[Stored records]

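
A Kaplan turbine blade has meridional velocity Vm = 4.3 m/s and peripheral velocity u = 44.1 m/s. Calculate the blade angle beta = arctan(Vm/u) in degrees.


beta = arctan(4.3 / 44.1) = 5.5691 degrees


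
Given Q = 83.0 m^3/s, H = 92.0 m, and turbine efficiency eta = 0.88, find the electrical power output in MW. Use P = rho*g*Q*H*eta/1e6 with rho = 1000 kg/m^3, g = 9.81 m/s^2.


P = 1000 * 9.81 * 83.0 * 92.0 * 0.88 / 1e6 = 65.9201 MW


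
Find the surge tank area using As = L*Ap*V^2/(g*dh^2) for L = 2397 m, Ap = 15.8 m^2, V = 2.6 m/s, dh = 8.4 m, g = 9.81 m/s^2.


As = 2397 * 15.8 * 2.6^2 / (9.81 * 8.4^2) = 369.8659 m^2


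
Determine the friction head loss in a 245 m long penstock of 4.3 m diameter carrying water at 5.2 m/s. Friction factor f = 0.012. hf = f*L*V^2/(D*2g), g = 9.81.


hf = 0.012 * 245 * 5.2^2 / (4.3 * 2 * 9.81) = 0.9423 m


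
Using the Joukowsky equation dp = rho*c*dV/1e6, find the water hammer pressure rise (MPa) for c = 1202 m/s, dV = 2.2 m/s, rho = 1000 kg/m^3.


dp = 1000 * 1202 * 2.2 / 1e6 = 2.6444 MPa


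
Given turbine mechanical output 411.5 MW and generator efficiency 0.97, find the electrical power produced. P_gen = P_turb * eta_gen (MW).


P_gen = 411.5 * 0.97 = 399.1550 MW


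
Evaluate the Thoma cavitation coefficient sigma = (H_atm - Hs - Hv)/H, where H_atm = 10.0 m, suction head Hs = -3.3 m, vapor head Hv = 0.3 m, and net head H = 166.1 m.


sigma = (10.0 - (-3.3) - 0.3) / 166.1 = 0.0783


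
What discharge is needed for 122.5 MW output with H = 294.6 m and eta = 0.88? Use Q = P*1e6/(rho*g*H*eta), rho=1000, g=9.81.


Q = 122.5 * 1e6 / (1000 * 9.81 * 294.6 * 0.88) = 48.1672 m^3/s


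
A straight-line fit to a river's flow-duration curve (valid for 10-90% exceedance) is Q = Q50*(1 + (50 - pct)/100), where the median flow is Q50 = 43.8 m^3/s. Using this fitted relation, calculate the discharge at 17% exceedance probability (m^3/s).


Q = 43.8 * (1 + (50 - 17)/100) = 58.2540 m^3/s


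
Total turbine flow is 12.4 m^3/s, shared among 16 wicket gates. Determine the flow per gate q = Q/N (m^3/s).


q = 12.4 / 16 = 0.7750 m^3/s


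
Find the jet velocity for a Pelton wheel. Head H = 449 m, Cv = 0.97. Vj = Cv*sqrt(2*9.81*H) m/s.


Vj = 0.97 * sqrt(2*9.81*449) = 91.0425 m/s


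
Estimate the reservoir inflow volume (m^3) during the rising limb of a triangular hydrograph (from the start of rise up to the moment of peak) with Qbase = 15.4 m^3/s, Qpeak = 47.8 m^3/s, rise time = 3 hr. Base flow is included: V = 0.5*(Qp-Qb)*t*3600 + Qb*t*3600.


V = 0.5*(47.8 - 15.4)*3*3600 + 15.4*3*3600 = 341280.0000 m^3


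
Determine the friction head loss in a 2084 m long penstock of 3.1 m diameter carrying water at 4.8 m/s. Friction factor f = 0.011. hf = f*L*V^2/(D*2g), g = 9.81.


hf = 0.011 * 2084 * 4.8^2 / (3.1 * 2 * 9.81) = 8.6838 m


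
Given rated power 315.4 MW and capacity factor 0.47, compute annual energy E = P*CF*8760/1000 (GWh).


E = 315.4 * 0.47 * 8760 / 1000 = 1298.5649 GWh


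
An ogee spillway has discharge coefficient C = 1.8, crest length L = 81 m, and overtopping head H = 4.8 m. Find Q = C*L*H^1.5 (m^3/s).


Q = 1.8 * 81 * 4.8^1.5 = 1533.2726 m^3/s


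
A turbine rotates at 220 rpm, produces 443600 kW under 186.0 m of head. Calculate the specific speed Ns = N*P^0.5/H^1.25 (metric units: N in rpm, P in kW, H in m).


Ns = 220 * 443600^0.5 / 186.0^1.25 = 213.3179


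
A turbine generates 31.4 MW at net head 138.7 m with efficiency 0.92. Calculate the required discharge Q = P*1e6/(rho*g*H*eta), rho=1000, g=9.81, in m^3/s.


Q = 31.4 * 1e6 / (1000 * 9.81 * 138.7 * 0.92) = 25.0840 m^3/s


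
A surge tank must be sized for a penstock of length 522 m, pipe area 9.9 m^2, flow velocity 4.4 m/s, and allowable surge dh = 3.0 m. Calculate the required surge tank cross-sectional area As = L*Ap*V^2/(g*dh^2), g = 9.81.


As = 522 * 9.9 * 4.4^2 / (9.81 * 3.0^2) = 1133.1817 m^2


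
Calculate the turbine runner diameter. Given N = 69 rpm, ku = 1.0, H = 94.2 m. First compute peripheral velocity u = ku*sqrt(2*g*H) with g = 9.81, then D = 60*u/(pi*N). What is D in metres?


u = 1.0 * sqrt(2*9.81*94.2) = 42.9907 m/s
D = 60 * 42.9907 / (pi * 69) = 11.8995 m


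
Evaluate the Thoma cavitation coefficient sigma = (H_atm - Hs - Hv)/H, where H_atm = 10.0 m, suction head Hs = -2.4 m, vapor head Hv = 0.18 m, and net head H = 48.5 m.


sigma = (10.0 - (-2.4) - 0.18) / 48.5 = 0.2520


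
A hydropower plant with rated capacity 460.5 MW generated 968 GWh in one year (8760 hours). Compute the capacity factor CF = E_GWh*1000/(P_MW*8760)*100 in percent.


CF = 968 * 1000 / (460.5 * 8760) * 100 = 23.9962 %


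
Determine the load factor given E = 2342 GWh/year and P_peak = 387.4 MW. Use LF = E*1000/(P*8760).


LF = 2342 * 1000 / (387.4 * 8760) = 0.6901


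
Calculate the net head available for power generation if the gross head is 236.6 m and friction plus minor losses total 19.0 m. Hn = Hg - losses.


Hn = 236.6 - 19.0 = 217.6000 m


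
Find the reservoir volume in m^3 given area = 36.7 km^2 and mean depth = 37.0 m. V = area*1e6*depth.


V = 36.7 * 1e6 * 37.0 = 1.3579e+09 m^3


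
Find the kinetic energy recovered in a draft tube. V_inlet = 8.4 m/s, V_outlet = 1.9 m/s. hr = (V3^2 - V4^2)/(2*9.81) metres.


hr = (8.4^2 - 1.9^2) / (2*9.81) = 3.4123 m


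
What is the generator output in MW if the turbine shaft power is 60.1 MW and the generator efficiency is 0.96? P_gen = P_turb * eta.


P_gen = 60.1 * 0.96 = 57.6960 MW


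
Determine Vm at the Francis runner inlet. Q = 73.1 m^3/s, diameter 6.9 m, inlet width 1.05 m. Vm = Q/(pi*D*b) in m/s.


Vm = 73.1 / (pi * 6.9 * 1.05) = 3.2117 m/s


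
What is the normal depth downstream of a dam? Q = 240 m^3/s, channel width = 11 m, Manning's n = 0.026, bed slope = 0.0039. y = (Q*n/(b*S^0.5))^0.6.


y = (240 * 0.026 / (11 * 0.0039^0.5))^0.6 = 3.7580 m


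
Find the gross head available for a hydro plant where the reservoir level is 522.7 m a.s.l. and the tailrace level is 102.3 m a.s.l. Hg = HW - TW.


Hg = 522.7 - 102.3 = 420.4000 m


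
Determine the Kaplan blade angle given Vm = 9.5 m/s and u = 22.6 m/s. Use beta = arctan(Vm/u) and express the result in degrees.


beta = arctan(9.5 / 22.6) = 22.7996 degrees


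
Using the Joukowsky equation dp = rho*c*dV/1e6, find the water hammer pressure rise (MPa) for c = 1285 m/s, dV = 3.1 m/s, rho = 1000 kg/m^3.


dp = 1000 * 1285 * 3.1 / 1e6 = 3.9835 MPa


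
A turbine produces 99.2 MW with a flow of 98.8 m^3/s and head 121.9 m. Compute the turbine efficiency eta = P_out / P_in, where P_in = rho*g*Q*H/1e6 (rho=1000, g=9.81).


P_in = 1000 * 9.81 * 98.8 * 121.9 / 1e6 = 118.1489 MW
eta = 99.2 / 118.1489 = 0.8396


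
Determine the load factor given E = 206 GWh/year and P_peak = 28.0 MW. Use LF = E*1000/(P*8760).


LF = 206 * 1000 / (28.0 * 8760) = 0.8399


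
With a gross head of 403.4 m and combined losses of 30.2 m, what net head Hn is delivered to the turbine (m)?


Hn = 403.4 - 30.2 = 373.2000 m


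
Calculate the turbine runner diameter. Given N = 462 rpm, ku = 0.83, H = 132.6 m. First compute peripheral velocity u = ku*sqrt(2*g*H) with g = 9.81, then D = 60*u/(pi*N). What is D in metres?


u = 0.83 * sqrt(2*9.81*132.6) = 42.3350 m/s
D = 60 * 42.3350 / (pi * 462) = 1.7501 m


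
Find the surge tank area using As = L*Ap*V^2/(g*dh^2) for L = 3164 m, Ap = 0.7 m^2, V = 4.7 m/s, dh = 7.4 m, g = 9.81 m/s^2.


As = 3164 * 0.7 * 4.7^2 / (9.81 * 7.4^2) = 91.0747 m^2


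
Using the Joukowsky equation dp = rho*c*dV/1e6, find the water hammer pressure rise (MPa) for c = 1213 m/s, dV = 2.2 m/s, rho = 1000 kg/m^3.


dp = 1000 * 1213 * 2.2 / 1e6 = 2.6686 MPa


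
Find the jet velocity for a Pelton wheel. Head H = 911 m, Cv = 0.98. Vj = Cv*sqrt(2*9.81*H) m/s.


Vj = 0.98 * sqrt(2*9.81*911) = 131.0191 m/s


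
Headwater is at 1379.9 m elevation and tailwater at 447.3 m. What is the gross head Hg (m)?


Hg = 1379.9 - 447.3 = 932.6000 m


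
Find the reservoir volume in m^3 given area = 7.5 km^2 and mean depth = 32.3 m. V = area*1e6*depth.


V = 7.5 * 1e6 * 32.3 = 2.4225e+08 m^3


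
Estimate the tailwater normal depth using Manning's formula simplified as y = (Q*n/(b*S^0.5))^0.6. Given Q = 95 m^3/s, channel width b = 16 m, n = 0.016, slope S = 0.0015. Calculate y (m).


y = (95 * 0.016 / (16 * 0.0015^0.5))^0.6 = 1.7132 m


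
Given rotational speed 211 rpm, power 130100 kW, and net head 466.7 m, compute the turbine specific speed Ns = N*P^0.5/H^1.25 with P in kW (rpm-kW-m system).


Ns = 211 * 130100^0.5 / 466.7^1.25 = 35.0852


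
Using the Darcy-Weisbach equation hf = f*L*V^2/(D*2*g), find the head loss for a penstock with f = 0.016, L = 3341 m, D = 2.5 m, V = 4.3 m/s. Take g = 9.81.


hf = 0.016 * 3341 * 4.3^2 / (2.5 * 2 * 9.81) = 20.1509 m


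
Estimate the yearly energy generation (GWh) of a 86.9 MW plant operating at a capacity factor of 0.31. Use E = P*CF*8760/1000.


E = 86.9 * 0.31 * 8760 / 1000 = 235.9856 GWh


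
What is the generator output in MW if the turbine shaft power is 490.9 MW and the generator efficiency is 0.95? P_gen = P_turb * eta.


P_gen = 490.9 * 0.95 = 466.3550 MW


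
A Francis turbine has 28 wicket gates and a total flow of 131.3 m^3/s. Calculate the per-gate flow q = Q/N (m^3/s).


q = 131.3 / 28 = 4.6893 m^3/s


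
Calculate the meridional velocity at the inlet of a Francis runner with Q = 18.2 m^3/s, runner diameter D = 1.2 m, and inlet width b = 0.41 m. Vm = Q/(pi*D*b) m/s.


Vm = 18.2 / (pi * 1.2 * 0.41) = 11.7749 m/s


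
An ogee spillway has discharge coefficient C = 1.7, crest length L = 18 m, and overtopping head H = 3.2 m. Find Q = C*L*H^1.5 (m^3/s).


Q = 1.7 * 18 * 3.2^1.5 = 175.1646 m^3/s


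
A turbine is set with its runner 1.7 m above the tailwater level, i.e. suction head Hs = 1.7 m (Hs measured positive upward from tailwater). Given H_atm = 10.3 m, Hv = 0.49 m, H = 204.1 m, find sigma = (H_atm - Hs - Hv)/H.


sigma = (10.3 - 1.7 - 0.49) / 204.1 = 0.0397


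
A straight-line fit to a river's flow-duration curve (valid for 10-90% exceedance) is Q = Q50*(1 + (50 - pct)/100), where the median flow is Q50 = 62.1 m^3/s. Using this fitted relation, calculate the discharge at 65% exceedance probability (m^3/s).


Q = 62.1 * (1 + (50 - 65)/100) = 52.7850 m^3/s


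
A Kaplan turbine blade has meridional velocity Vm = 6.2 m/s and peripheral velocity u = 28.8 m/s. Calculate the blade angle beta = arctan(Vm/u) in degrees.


beta = arctan(6.2 / 28.8) = 12.1491 degrees


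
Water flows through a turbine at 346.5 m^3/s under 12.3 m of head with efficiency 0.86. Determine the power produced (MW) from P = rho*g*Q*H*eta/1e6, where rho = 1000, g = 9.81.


P = 1000 * 9.81 * 346.5 * 12.3 * 0.86 / 1e6 = 35.9564 MW


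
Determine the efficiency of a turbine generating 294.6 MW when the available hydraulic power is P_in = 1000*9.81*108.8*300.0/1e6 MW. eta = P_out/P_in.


P_in = 1000 * 9.81 * 108.8 * 300.0 / 1e6 = 320.1984 MW
eta = 294.6 / 320.1984 = 0.9201


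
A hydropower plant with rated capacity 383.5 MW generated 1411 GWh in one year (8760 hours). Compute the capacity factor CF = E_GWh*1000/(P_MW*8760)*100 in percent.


CF = 1411 * 1000 / (383.5 * 8760) * 100 = 42.0008 %


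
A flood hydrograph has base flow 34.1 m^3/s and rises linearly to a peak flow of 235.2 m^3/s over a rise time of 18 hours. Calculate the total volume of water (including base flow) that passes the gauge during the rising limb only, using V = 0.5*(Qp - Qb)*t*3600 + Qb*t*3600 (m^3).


V = 0.5*(235.2 - 34.1)*18*3600 + 34.1*18*3600 = 8.7253e+06 m^3


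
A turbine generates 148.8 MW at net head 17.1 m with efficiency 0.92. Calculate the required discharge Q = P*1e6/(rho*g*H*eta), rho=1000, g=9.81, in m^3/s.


Q = 148.8 * 1e6 / (1000 * 9.81 * 17.1 * 0.92) = 964.1619 m^3/s


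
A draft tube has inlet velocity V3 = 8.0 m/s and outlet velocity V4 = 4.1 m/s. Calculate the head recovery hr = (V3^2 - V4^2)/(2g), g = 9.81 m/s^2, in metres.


hr = (8.0^2 - 4.1^2) / (2*9.81) = 2.4052 m


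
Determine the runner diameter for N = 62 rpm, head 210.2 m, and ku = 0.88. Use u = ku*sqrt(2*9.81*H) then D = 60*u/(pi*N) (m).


u = 0.88 * sqrt(2*9.81*210.2) = 56.5130 m/s
D = 60 * 56.5130 / (pi * 62) = 17.4084 m


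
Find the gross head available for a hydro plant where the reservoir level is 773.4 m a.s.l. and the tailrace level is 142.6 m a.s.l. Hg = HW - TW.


Hg = 773.4 - 142.6 = 630.8000 m


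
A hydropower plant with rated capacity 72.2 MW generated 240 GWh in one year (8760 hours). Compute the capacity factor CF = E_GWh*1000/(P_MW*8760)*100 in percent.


CF = 240 * 1000 / (72.2 * 8760) * 100 = 37.9463 %


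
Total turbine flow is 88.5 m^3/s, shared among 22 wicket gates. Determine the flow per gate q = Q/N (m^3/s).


q = 88.5 / 22 = 4.0227 m^3/s


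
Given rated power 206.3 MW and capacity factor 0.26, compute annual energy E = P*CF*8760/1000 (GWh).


E = 206.3 * 0.26 * 8760 / 1000 = 469.8689 GWh


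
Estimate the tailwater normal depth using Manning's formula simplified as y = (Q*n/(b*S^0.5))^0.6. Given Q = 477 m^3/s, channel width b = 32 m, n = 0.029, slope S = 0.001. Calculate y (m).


y = (477 * 0.029 / (32 * 0.001^0.5))^0.6 = 4.8024 m


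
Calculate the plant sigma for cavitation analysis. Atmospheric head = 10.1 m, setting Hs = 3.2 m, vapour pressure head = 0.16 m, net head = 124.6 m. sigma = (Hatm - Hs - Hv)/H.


sigma = (10.1 - 3.2 - 0.16) / 124.6 = 0.0541


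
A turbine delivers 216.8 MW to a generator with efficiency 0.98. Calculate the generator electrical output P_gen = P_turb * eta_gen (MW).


P_gen = 216.8 * 0.98 = 212.4640 MW


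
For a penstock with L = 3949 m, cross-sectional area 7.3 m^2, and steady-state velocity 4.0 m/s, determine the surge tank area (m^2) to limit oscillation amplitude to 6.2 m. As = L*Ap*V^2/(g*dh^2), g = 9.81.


As = 3949 * 7.3 * 4.0^2 / (9.81 * 6.2^2) = 1223.1440 m^2


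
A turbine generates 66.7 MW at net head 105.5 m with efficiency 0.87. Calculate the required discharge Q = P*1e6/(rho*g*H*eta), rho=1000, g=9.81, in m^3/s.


Q = 66.7 * 1e6 / (1000 * 9.81 * 105.5 * 0.87) = 74.0773 m^3/s


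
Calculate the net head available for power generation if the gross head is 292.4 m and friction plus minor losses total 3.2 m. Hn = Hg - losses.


Hn = 292.4 - 3.2 = 289.2000 m


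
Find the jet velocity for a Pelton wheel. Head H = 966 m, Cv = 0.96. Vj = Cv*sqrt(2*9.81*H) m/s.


Vj = 0.96 * sqrt(2*9.81*966) = 132.1628 m/s


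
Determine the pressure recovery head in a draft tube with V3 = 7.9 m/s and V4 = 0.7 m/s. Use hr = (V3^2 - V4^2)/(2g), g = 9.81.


hr = (7.9^2 - 0.7^2) / (2*9.81) = 3.1560 m


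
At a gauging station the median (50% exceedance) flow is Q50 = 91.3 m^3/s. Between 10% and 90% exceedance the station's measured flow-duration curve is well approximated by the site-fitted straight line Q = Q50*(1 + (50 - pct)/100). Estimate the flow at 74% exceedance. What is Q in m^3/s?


Q = 91.3 * (1 + (50 - 74)/100) = 69.3880 m^3/s


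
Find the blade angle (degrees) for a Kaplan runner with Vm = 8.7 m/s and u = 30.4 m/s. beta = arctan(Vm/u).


beta = arctan(8.7 / 30.4) = 15.9703 degrees


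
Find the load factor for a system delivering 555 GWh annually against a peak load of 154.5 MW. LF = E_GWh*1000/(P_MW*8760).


LF = 555 * 1000 / (154.5 * 8760) = 0.4101


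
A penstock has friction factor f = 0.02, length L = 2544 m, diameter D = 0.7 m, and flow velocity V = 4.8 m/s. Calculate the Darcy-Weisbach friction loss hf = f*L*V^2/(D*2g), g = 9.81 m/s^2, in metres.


hf = 0.02 * 2544 * 4.8^2 / (0.7 * 2 * 9.81) = 85.3557 m


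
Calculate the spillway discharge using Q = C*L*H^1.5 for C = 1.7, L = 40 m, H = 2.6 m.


Q = 1.7 * 40 * 2.6^1.5 = 285.0814 m^3/s


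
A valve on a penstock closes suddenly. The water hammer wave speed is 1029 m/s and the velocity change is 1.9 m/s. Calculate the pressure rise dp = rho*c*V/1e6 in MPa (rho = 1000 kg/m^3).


dp = 1000 * 1029 * 1.9 / 1e6 = 1.9551 MPa


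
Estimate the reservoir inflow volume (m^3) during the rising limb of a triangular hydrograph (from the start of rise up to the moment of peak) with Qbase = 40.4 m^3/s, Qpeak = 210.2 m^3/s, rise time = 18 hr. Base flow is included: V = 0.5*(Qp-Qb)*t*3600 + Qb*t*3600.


V = 0.5*(210.2 - 40.4)*18*3600 + 40.4*18*3600 = 8.1194e+06 m^3


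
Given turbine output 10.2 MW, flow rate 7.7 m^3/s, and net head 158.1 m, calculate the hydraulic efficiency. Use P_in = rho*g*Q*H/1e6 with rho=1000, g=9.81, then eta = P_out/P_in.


P_in = 1000 * 9.81 * 7.7 * 158.1 / 1e6 = 11.9424 MW
eta = 10.2 / 11.9424 = 0.8541


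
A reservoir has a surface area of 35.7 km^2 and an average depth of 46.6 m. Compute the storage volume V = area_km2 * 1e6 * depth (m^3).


V = 35.7 * 1e6 * 46.6 = 1.6636e+09 m^3


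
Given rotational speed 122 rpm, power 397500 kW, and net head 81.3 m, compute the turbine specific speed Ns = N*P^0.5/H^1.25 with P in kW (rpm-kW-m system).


Ns = 122 * 397500^0.5 / 81.3^1.25 = 315.0759


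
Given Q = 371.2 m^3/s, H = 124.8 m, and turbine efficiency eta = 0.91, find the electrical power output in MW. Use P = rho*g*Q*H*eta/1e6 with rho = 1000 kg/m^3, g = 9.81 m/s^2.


P = 1000 * 9.81 * 371.2 * 124.8 * 0.91 / 1e6 = 413.5547 MW


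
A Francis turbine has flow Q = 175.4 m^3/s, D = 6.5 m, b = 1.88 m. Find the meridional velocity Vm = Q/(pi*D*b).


Vm = 175.4 / (pi * 6.5 * 1.88) = 4.5689 m/s


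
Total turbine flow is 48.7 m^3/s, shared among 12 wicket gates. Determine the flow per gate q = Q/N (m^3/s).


q = 48.7 / 12 = 4.0583 m^3/s


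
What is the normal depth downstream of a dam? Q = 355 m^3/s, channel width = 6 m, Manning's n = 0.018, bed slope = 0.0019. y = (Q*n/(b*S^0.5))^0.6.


y = (355 * 0.018 / (6 * 0.0019^0.5))^0.6 = 6.8043 m


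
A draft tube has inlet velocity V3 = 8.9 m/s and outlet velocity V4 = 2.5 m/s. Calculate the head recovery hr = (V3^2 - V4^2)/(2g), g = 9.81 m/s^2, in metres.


hr = (8.9^2 - 2.5^2) / (2*9.81) = 3.7187 m


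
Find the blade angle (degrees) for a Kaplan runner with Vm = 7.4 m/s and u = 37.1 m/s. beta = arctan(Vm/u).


beta = arctan(7.4 / 37.1) = 11.2802 degrees


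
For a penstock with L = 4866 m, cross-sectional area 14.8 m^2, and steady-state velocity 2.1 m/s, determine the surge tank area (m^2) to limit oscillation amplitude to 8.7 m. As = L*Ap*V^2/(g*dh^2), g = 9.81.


As = 4866 * 14.8 * 2.1^2 / (9.81 * 8.7^2) = 427.7253 m^2


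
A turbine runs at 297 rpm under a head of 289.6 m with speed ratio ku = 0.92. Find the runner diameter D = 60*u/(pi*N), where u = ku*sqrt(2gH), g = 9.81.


u = 0.92 * sqrt(2*9.81*289.6) = 69.3484 m/s
D = 60 * 69.3484 / (pi * 297) = 4.4595 m


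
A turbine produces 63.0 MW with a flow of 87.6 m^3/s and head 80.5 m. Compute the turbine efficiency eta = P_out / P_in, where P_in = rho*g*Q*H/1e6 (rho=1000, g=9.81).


P_in = 1000 * 9.81 * 87.6 * 80.5 / 1e6 = 69.1782 MW
eta = 63.0 / 69.1782 = 0.9107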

Exercise directions:
Beginning with the line that holds "A turbine produces 63.0", please return every line through the end of the data, exactly as written.

Solution to the exercise:
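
A turbine produces 63.0 MW with a flow of 87.6 m^3/s and head 80.5 m. Compute the turbine efficiency eta = P_out / P_in, where P_in = rho*g*Q*H/1e6 (rho=1000, g=9.81).


P_in = 1000 * 9.81 * 87.6 * 80.5 / 1e6 = 69.1782 MW
eta = 63.0 / 69.1782 = 0.9107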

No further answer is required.